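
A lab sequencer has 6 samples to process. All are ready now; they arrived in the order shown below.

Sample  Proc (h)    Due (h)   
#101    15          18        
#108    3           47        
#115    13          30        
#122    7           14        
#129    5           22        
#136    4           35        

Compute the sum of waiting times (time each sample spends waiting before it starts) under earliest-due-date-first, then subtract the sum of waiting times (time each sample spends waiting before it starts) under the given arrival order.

-5

EDD (increasing due date): #122 #101 #129 #115 #136 #108.
#122: waits 0, runs 0→7
#101: waits 7, runs 7→22
#129: waits 22, runs 22→27
#115: waits 27, runs 27→40
#136: waits 40, runs 40→44
#108: waits 44, runs 44→47
Sum = 0+7+22+27+40+44 = 140.
FIFO (arrival order): #101 #108 #115 #122 #129 #136.
#101: waits 0, runs 0→15
#108: waits 15, runs 15→18
#115: waits 18, runs 18→31
#122: waits 31, runs 31→38
#129: waits 38, runs 38→43
#136: waits 43, runs 43→47
Sum = 0+15+18+31+38+43 = 145.
Difference = 140 − 145 = -5.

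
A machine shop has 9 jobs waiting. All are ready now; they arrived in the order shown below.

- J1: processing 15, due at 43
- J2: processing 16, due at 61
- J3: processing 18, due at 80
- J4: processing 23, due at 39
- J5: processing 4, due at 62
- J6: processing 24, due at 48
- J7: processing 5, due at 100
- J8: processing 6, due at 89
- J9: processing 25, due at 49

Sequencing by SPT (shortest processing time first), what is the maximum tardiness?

87

SPT (increasing processing time): J5 J7 J8 J1 J2 J3 J4 J6 J9.
J5: 0→4, due 62, tardiness 0
J7: 4→9, due 100, tardiness 0
J8: 9→15, due 89, tardiness 0
J1: 15→30, due 43, tardiness 0
J2: 30→46, due 61, tardiness 0
J3: 46→64, due 80, tardiness 0
J4: 64→87, due 39, tardiness 48
J6: 87→111, due 48, tardiness 63
J9: 111→136, due 49, tardiness 87
Maximum = 87.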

+ + + + + + +

Problem requirements
Return all of the listing above exactly, leaving nothing out.

Reply to the task
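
A lab sequencer has 6 samples to process. All are ready now; they arrived in the order shown below.

Sample  Proc (h)    Due (h)   
#101    15          18        
#108    3           47        
#115    13          30        
#122    7           14        
#129    5           22        
#136    4           35        

Compute the sum of waiting times (time each sample spends waiting before it starts) under earliest-due-date-first, then subtract the sum of waiting times (time each sample spends waiting before it starts) under the given arrival order.

-5

EDD (increasing due date): #122 #101 #129 #115 #136 #108.
#122: waits 0, runs 0→7
#101: waits 7, runs 7→22
#129: waits 22, runs 22→27
#115: waits 27, runs 27→40
#136: waits 40, runs 40→44
#108: waits 44, runs 44→47
Sum = 0+7+22+27+40+44 = 140.
FIFO (arrival order): #101 #108 #115 #122 #129 #136.
#101: waits 0, runs 0→15
#108: waits 15, runs 15→18
#115: waits 18, runs 18→31
#122: waits 31, runs 31→38
#129: waits 38, runs 38→43
#136: waits 43, runs 43→47
Sum = 0+15+18+31+38+43 = 145.
Difference = 140 − 145 = -5.

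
A machine shop has 9 jobs waiting. All are ready now; they arrived in the order shown below.

- J1: processing 15, due at 43
- J2: processing 16, due at 61
- J3: processing 18, due at 80
- J4: processing 23, due at 39
- J5: processing 4, due at 62
- J6: processing 24, due at 48
- J7: processing 5, due at 100
- J8: processing 6, due at 89
- J9: processing 25, due at 49

Sequencing by SPT (shortest processing time first), what is the maximum tardiness?

87

SPT (increasing processing time): J5 J7 J8 J1 J2 J3 J4 J6 J9.
J5: 0→4, due 62, tardiness 0
J7: 4→9, due 100, tardiness 0
J8: 9→15, due 89, tardiness 0
J1: 15→30, due 43, tardiness 0
J2: 30→46, due 61, tardiness 0
J3: 46→64, due 80, tardiness 0
J4: 64→87, due 39, tardiness 48
J6: 87→111, due 48, tardiness 63
J9: 111→136, due 49, tardiness 87
Maximum = 87.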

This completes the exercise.